# Records excerpted from a collection:
● ● ●
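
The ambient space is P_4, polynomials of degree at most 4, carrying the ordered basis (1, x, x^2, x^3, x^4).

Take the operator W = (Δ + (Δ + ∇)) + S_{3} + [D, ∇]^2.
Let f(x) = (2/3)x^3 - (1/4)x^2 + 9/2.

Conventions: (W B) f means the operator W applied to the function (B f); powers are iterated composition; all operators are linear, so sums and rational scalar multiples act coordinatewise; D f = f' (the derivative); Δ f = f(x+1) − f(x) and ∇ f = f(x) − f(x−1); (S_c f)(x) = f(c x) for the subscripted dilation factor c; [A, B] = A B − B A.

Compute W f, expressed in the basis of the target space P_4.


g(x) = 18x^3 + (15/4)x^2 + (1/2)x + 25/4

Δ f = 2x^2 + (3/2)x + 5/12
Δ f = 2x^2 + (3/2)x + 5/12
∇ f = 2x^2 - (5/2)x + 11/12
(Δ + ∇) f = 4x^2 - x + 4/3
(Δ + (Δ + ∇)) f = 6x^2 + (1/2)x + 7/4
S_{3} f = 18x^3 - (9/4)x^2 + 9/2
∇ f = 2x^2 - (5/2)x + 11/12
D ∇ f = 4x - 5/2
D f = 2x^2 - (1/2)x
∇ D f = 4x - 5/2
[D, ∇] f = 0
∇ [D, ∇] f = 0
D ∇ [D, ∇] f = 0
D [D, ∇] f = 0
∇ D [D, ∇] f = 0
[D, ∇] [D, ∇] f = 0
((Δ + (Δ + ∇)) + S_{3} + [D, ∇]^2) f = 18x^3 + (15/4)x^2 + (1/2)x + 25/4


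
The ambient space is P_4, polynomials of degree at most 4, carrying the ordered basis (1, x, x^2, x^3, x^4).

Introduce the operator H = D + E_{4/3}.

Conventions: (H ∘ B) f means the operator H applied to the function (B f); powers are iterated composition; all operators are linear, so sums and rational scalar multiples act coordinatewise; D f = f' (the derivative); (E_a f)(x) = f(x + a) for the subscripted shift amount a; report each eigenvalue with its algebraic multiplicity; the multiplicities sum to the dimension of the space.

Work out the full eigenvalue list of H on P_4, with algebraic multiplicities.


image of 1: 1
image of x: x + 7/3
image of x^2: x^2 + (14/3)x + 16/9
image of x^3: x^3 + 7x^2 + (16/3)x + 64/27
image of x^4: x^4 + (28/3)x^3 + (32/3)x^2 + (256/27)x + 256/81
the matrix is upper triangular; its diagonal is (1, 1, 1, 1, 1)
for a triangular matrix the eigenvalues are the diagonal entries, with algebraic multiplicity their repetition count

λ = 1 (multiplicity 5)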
● ● ●
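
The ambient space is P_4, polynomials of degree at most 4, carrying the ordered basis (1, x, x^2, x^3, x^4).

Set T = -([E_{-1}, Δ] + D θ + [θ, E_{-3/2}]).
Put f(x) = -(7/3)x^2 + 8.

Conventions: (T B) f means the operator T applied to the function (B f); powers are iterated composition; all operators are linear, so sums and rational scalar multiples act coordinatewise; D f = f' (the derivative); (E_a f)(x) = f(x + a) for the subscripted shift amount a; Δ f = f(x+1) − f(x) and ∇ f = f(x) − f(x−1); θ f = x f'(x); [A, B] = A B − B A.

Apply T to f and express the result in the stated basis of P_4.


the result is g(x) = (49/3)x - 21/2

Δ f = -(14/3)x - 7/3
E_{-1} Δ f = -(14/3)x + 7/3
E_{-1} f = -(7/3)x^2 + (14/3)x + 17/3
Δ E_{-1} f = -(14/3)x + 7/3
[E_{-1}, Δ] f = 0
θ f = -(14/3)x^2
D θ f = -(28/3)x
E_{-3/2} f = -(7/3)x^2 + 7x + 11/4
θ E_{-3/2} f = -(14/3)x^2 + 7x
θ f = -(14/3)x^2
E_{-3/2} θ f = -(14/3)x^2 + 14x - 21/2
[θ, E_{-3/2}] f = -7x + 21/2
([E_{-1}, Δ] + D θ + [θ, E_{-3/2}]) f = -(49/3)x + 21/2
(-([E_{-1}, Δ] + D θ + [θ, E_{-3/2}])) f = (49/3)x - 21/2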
● ● ●
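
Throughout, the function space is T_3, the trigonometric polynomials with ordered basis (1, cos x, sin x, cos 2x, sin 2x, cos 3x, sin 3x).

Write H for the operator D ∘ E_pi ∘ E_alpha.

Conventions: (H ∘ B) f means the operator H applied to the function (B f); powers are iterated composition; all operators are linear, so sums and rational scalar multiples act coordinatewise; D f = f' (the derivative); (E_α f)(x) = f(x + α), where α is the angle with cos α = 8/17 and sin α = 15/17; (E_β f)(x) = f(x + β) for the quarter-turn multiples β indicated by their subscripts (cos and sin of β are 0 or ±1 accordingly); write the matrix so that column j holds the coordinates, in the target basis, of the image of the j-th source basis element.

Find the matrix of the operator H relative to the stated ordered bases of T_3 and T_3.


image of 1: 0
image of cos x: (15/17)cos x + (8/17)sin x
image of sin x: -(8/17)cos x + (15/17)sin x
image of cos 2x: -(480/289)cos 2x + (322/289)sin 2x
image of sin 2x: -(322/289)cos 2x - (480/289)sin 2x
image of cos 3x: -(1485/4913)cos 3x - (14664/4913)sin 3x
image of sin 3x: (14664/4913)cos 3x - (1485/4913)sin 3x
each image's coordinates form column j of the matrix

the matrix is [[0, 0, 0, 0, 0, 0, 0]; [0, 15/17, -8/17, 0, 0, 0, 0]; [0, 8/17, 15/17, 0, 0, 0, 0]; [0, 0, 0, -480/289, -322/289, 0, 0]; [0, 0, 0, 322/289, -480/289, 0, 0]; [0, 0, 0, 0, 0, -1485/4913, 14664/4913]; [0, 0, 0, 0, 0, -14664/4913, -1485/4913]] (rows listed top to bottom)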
● ● ●
State how many lines in the entries hold the word "amount", giving the number alone.

# EXERCISE SOLUTION:
2